◆ **Your assignment**
Which lines of the records below contain the word "photographed"? Copy each of them out.

Top of Entries provided

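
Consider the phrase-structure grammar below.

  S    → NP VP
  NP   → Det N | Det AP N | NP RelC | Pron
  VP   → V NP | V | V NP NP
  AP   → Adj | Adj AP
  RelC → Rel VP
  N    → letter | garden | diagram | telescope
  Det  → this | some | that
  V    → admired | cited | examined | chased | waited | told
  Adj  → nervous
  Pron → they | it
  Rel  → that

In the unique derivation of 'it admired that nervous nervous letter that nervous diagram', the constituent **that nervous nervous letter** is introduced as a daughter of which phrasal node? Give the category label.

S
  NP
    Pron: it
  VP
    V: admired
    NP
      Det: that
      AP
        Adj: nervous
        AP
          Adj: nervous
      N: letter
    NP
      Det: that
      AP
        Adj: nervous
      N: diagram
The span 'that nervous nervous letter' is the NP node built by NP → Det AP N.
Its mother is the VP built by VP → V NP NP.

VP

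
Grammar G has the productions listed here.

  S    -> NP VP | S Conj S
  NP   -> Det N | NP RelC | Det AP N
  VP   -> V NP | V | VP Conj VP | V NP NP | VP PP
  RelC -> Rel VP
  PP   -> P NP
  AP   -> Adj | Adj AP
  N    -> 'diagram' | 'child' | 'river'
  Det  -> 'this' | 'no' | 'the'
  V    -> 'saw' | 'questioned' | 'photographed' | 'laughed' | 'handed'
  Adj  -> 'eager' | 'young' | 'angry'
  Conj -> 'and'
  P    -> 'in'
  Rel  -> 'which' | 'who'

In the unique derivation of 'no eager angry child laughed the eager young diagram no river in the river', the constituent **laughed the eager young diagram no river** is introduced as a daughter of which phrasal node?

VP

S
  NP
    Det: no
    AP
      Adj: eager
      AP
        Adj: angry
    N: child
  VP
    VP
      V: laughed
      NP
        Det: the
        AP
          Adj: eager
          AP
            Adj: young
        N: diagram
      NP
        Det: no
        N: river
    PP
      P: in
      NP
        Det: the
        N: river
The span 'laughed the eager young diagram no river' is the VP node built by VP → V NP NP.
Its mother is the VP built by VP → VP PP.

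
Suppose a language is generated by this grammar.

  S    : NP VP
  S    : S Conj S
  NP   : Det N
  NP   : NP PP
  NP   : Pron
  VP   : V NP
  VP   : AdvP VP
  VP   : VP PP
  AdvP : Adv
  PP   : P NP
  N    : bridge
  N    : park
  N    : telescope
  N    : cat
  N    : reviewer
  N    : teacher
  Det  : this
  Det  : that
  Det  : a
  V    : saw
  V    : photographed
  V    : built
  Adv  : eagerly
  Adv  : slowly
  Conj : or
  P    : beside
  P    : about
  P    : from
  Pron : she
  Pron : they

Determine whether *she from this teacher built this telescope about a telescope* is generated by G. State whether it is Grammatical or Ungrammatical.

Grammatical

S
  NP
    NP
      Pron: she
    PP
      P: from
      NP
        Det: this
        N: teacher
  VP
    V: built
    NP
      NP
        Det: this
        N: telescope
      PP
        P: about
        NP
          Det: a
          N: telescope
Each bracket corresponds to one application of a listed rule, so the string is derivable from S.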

Bottom of Entries provided

◆ **Answer to the problem**
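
  V    -> 'saw' | 'questioned' | 'photographed' | 'laughed' | 'handed'
  V    : photographed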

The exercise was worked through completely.